--- EXERCISE REQUIREMENTS ---
Within the records below, reproduce without change the lines from the line that has "Each operation is" through the line that has "composite = Q(u1, u3, u2)", and only those.
───── RECORDS FOR THE TASK ─────
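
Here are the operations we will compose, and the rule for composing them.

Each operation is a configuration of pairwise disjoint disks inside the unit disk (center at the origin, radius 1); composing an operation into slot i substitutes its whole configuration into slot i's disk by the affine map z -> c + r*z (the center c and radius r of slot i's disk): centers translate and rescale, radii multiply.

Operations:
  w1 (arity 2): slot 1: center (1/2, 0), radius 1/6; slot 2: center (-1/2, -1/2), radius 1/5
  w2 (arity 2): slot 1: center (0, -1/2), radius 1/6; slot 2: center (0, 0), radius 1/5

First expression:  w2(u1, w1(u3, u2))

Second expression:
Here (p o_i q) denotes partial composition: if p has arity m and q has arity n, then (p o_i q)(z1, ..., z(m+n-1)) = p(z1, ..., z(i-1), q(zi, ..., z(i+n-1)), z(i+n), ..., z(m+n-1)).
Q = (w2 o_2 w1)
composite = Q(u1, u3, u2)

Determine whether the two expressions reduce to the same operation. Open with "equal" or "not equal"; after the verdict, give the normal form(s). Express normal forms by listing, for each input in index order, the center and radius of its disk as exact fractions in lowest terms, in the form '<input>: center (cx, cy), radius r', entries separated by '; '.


equal: each reduces to u1: center (0, -1/2), radius 1/6; u2: center (-1/10, -1/10), radius 1/25; u3: center (1/10, 0), radius 1/30

Reducing the first expression gives u1: center (0, -1/2), radius 1/6; u2: center (-1/10, -1/10), radius 1/25; u3: center (1/10, 0), radius 1/30
Reducing the second expression gives u1: center (0, -1/2), radius 1/6; u2: center (-1/10, -1/10), radius 1/25; u3: center (1/10, 0), radius 1/30
Identical normal forms: equal.


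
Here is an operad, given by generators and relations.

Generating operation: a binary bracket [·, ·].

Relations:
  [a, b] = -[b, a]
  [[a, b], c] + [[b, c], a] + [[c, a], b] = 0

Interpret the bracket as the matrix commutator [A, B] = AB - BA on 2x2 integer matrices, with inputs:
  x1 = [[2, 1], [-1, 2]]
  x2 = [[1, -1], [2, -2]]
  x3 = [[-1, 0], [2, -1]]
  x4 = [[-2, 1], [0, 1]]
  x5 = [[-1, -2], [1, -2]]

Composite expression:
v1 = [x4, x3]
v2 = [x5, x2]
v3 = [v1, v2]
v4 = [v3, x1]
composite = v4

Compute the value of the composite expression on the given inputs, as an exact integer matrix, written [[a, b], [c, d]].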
─────
--- COMPLETED TASK ---
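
Each operation is a configuration of pairwise disjoint disks inside the unit disk (center at the origin, radius 1); composing an operation into slot i substitutes its whole configuration into slot i's disk by the affine map z -> c + r*z (the center c and radius r of slot i's disk): centers translate and rescale, radii multiply.

Operations:
  w1 (arity 2): slot 1: center (1/2, 0), radius 1/6; slot 2: center (-1/2, -1/2), radius 1/5
  w2 (arity 2): slot 1: center (0, -1/2), radius 1/6; slot 2: center (0, 0), radius 1/5

First expression:  w2(u1, w1(u3, u2))

Second expression:
Here (p o_i q) denotes partial composition: if p has arity m and q has arity n, then (p o_i q)(z1, ..., z(m+n-1)) = p(z1, ..., z(i-1), q(zi, ..., z(i+n-1)), z(i+n), ..., z(m+n-1)).
Q = (w2 o_2 w1)
composite = Q(u1, u3, u2)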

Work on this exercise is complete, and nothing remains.